START EXERCISE MATERIALS

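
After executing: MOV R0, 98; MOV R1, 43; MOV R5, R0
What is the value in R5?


Register state trace:
  MOV R0, 98  → R0 = 98
  MOV R1, 43  → R1 = 43
  MOV R5, R0  → R5 = 98
Final: R5 = 98

98


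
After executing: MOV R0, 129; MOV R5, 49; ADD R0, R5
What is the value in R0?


Register state trace:
  MOV R0, 129  → R0 = 129
  MOV R5, 49  → R5 = 49
  ADD R0, R5  → R0 = 129 + 49 = 178
Final: R0 = 178

178


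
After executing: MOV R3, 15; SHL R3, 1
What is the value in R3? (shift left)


Register state trace:
  MOV R3, 15  → R3 = 15
  SHL R3, 1  → R3 = 15 << 1 = 15 * 2^1 = 30
Final: R3 = 30

30


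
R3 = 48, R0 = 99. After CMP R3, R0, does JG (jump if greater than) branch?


Trace:
  R3 = 48, R0 = 99
  CMP R3, R0  → compares 48 vs 99
  JG checks: is 48 greater than 99?
  48 < 99, so condition is false
Branch taken: No

No


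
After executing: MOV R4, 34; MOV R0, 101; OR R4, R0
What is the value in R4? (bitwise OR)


Register state trace:
  MOV R4, 34  → R4 = 34 (0b00100010)
  MOV R0, 101  → R0 = 101 (0b01100101)
  OR R4, R0   → R4 = 34 OR 101 = 103 (0b01100111)
Final: R4 = 103

103


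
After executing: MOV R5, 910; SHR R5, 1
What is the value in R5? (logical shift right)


Register state trace:
  MOV R5, 910  → R5 = 910
  SHR R5, 1  → R5 = 910 >> 1 = 910 // 2^1 = 455
Final: R5 = 455

455


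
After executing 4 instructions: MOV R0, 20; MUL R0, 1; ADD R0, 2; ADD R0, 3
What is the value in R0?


Register state trace:
  MOV R0, 20  → R0 = 20
  MUL R0, 1  → R0 = 20 * 1 = 20
  ADD R0, 2  → R0 = 20 + 2 = 22
  ADD R0, 3  → R0 = 22 + 3 = 25
Final: R0 = 25

25


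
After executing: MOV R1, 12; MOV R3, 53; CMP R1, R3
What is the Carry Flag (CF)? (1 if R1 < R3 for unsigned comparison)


Register state trace:
  MOV R1, 12  → R1 = 12
  MOV R3, 53  → R3 = 53
  CMP R1, R3  → unsigned 12 - 53: borrow occurs
  12 < 53, so CF = 1
CF = 1

1


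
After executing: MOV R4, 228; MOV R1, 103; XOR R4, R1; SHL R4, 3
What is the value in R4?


Register state trace:
  MOV R4, 228  → R4 = 228 (0b11100100)
  MOV R1, 103  → R1 = 103 (0b01100111)
  XOR R4, R1  → R4 = 228 XOR 103 = 131 (0b10000011)
  SHL R4, 3  → R4 = 131 << 3 = 1048
Final: R4 = 1048

1048


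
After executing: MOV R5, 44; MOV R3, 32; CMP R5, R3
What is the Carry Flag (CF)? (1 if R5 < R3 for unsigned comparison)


Register state trace:
  MOV R5, 44  → R5 = 44
  MOV R3, 32  → R3 = 32
  CMP R5, R3  → unsigned 44 - 32: no borrow
  44 >= 32, so CF = 0
CF = 0

0


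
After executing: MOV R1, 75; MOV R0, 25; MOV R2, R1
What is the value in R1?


Register state trace:
  MOV R1, 75  → R1 = 75
  MOV R0, 25  → R0 = 25
  MOV R2, R1  → R2 = 75
Final: R1 = 75

75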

END EXERCISE MATERIALS

• TRY IT
Only the lines from the one holding "After executing 4" through the end of the listing should appear in the response, each restated exactly.

• RESULT
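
After executing 4 instructions: MOV R0, 20; MUL R0, 1; ADD R0, 2; ADD R0, 3
What is the value in R0?


Register state trace:
  MOV R0, 20  → R0 = 20
  MUL R0, 1  → R0 = 20 * 1 = 20
  ADD R0, 2  → R0 = 20 + 2 = 22
  ADD R0, 3  → R0 = 22 + 3 = 25
Final: R0 = 25

25


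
After executing: MOV R1, 12; MOV R3, 53; CMP R1, R3
What is the Carry Flag (CF)? (1 if R1 < R3 for unsigned comparison)


Register state trace:
  MOV R1, 12  → R1 = 12
  MOV R3, 53  → R3 = 53
  CMP R1, R3  → unsigned 12 - 53: borrow occurs
  12 < 53, so CF = 1
CF = 1

1


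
After executing: MOV R4, 228; MOV R1, 103; XOR R4, R1; SHL R4, 3
What is the value in R4?


Register state trace:
  MOV R4, 228  → R4 = 228 (0b11100100)
  MOV R1, 103  → R1 = 103 (0b01100111)
  XOR R4, R1  → R4 = 228 XOR 103 = 131 (0b10000011)
  SHL R4, 3  → R4 = 131 << 3 = 1048
Final: R4 = 1048

1048


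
After executing: MOV R5, 44; MOV R3, 32; CMP R5, R3
What is the Carry Flag (CF)? (1 if R5 < R3 for unsigned comparison)


Register state trace:
  MOV R5, 44  → R5 = 44
  MOV R3, 32  → R3 = 32
  CMP R5, R3  → unsigned 44 - 32: no borrow
  44 >= 32, so CF = 0
CF = 0

0


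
After executing: MOV R1, 75; MOV R0, 25; MOV R2, R1
What is the value in R1?


Register state trace:
  MOV R1, 75  → R1 = 75
  MOV R0, 25  → R0 = 25
  MOV R2, R1  → R2 = 75
Final: R1 = 75

75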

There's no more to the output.